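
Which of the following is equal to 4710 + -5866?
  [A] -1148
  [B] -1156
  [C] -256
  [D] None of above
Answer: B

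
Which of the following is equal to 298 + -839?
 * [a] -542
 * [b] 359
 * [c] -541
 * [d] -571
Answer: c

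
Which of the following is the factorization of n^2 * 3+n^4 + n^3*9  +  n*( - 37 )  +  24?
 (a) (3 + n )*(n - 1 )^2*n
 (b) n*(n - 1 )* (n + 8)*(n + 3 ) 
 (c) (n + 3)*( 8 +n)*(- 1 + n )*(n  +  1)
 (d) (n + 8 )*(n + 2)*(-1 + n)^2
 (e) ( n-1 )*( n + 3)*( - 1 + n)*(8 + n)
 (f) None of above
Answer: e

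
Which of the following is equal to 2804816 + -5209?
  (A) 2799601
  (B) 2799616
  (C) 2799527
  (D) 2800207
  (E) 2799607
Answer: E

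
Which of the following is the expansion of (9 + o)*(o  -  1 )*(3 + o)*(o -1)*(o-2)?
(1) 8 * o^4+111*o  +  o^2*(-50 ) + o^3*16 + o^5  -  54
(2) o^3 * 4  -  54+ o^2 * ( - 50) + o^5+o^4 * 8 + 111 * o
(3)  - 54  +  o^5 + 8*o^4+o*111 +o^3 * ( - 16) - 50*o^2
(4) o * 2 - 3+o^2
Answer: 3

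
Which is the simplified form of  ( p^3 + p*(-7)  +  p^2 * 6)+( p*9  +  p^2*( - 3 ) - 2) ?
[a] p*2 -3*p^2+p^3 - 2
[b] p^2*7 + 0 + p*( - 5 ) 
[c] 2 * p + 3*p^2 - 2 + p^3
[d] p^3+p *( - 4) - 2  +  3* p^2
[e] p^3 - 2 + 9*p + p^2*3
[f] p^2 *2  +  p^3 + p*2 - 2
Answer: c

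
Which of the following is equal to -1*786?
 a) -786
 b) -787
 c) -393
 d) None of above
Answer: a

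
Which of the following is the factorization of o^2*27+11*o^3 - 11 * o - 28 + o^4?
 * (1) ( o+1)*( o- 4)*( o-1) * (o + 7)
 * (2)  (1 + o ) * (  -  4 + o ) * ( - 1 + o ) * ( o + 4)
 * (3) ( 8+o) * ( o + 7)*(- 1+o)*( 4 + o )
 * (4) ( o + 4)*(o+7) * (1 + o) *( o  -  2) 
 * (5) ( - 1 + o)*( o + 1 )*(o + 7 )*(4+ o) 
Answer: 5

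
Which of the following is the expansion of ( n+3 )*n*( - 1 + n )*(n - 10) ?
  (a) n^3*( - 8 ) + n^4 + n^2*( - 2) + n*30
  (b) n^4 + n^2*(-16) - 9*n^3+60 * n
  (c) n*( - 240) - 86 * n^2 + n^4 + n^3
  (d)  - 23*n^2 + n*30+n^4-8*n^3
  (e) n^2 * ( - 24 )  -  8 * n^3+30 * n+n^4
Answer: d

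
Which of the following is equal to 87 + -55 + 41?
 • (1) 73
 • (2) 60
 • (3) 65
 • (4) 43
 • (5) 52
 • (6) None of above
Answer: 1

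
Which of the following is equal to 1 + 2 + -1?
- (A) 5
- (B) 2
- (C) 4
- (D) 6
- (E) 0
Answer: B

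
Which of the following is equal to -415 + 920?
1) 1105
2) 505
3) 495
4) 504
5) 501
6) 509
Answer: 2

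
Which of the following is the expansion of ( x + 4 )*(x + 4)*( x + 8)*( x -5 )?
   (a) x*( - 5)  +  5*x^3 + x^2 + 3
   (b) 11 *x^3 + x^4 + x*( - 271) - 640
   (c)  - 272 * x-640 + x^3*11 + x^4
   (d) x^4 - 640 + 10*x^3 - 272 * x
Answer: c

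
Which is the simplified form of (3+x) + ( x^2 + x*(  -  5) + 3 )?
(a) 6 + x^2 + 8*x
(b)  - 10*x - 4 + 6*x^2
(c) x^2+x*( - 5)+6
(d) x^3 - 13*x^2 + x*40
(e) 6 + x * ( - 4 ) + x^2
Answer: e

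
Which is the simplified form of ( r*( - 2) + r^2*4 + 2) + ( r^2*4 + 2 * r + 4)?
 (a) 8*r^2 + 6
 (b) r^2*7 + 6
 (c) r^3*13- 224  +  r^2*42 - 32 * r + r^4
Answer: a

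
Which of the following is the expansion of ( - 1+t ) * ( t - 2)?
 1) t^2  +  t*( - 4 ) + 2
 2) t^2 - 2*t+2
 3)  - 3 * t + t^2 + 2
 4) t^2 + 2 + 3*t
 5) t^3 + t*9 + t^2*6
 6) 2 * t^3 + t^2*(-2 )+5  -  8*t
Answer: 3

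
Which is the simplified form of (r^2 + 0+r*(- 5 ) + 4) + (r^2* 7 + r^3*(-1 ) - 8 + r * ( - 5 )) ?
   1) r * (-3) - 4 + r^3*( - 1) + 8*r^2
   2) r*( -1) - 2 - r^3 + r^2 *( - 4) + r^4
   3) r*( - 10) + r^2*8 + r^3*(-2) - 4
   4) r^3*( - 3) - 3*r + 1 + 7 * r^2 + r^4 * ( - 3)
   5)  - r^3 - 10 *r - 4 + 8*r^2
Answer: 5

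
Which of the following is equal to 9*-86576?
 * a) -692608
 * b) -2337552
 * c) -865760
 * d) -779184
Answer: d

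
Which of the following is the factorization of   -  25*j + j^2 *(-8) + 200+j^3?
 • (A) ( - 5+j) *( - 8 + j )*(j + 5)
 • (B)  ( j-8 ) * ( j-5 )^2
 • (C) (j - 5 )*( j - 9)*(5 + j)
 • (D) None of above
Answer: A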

| Task to carry out |
Every line of the listing that holds the word "above" is to be found and copied.

| Answer to this problem |
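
  [D] None of above
 (f) None of above
 d) None of above
 • (6) None of above
 • (D) None of above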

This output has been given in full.